Recorded information »
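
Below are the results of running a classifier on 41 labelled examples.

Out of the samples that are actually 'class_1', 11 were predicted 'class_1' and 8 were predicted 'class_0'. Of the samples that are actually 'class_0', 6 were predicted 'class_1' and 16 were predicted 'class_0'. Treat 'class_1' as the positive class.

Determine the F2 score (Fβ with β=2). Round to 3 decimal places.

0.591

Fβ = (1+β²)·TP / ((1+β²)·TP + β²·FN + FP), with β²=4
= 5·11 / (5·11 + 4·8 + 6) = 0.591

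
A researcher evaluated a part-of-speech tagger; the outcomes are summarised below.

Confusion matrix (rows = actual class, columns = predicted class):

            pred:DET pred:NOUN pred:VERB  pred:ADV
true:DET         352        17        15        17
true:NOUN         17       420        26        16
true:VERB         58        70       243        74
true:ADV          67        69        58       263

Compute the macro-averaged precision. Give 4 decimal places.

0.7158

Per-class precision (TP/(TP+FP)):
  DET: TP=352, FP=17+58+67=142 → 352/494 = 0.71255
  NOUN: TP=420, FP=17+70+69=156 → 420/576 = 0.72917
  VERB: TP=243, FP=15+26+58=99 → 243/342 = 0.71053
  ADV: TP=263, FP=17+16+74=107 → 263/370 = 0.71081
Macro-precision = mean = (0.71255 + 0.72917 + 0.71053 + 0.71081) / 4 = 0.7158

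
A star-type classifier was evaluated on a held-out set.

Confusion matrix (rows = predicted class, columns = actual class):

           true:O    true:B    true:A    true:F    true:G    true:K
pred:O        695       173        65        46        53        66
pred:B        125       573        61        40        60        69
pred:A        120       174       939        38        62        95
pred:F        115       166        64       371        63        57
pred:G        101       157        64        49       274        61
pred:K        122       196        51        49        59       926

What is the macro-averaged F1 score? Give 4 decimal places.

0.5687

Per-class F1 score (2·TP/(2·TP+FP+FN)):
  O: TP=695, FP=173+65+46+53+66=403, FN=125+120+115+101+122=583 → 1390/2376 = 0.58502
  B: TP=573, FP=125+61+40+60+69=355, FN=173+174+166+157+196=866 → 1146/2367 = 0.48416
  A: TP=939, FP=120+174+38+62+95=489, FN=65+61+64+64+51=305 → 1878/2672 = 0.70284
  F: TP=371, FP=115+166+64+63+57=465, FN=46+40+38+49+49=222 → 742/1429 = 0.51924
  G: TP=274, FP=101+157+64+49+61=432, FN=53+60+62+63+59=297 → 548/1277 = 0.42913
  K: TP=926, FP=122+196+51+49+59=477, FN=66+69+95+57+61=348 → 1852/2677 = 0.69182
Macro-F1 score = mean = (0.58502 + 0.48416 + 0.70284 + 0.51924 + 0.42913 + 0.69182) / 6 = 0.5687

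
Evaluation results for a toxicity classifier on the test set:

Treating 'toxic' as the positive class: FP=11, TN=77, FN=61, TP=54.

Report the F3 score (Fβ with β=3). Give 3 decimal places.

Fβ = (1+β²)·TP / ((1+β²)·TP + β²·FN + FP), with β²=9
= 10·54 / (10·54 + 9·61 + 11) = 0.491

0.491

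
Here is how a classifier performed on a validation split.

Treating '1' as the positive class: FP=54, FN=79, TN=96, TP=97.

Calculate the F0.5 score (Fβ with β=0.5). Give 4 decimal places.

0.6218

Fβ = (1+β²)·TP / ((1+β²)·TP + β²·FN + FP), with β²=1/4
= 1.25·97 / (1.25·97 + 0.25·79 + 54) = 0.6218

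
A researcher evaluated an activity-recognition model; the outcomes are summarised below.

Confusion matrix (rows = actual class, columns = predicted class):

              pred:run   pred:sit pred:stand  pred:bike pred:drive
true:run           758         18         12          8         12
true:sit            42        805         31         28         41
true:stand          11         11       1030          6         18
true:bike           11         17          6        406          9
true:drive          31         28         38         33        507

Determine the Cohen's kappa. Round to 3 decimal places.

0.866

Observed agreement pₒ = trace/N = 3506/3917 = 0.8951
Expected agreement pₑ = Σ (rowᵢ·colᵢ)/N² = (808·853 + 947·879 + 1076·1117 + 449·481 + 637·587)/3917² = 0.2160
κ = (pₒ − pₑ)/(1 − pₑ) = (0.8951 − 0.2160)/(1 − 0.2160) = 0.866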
* * *
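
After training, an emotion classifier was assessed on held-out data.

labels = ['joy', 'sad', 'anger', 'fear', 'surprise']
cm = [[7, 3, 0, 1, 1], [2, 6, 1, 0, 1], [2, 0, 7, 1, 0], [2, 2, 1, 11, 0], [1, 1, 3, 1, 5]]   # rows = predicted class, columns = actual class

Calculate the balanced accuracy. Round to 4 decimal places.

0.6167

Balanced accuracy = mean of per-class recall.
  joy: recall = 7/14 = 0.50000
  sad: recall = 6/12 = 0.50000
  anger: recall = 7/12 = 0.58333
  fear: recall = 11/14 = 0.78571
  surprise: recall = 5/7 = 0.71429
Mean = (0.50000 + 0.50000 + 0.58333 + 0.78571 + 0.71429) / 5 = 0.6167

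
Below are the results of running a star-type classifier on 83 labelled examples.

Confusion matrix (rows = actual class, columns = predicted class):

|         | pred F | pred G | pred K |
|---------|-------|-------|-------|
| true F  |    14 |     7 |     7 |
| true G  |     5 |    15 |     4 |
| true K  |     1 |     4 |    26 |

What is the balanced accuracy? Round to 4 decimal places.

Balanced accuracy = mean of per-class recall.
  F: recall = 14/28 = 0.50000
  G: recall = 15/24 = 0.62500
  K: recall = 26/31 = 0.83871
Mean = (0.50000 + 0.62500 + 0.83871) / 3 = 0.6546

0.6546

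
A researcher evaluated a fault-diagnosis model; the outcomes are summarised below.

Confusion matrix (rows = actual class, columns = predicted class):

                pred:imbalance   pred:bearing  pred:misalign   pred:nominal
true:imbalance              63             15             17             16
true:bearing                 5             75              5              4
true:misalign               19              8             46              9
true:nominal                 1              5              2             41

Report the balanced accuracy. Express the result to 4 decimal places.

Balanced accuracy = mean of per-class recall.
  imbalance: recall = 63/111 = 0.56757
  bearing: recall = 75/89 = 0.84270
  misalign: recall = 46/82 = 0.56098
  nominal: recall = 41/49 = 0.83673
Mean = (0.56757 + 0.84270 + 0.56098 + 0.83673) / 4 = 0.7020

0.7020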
...
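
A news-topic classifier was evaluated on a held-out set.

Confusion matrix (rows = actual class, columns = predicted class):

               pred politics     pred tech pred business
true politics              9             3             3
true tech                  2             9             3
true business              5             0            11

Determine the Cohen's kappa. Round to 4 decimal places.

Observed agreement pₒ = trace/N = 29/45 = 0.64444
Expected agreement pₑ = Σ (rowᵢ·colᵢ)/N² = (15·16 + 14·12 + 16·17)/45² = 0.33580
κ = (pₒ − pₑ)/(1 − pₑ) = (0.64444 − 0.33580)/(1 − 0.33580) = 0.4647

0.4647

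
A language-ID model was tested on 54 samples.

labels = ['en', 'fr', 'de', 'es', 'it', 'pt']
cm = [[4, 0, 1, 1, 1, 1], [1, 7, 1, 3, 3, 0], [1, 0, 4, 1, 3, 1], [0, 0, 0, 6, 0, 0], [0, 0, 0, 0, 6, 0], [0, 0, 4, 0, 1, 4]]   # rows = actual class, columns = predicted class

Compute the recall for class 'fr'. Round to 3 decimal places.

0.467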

Exercise prompt »
Out of the listing above, reproduce exactly the lines from the one with "Evaluation results for" up to and including the one with "Treating 'toxic' as".

Exercise result »
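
Evaluation results for a toxicity classifier on the test set:

Treating 'toxic' as the positive class: FP=11, TN=77, FN=61, TP=54.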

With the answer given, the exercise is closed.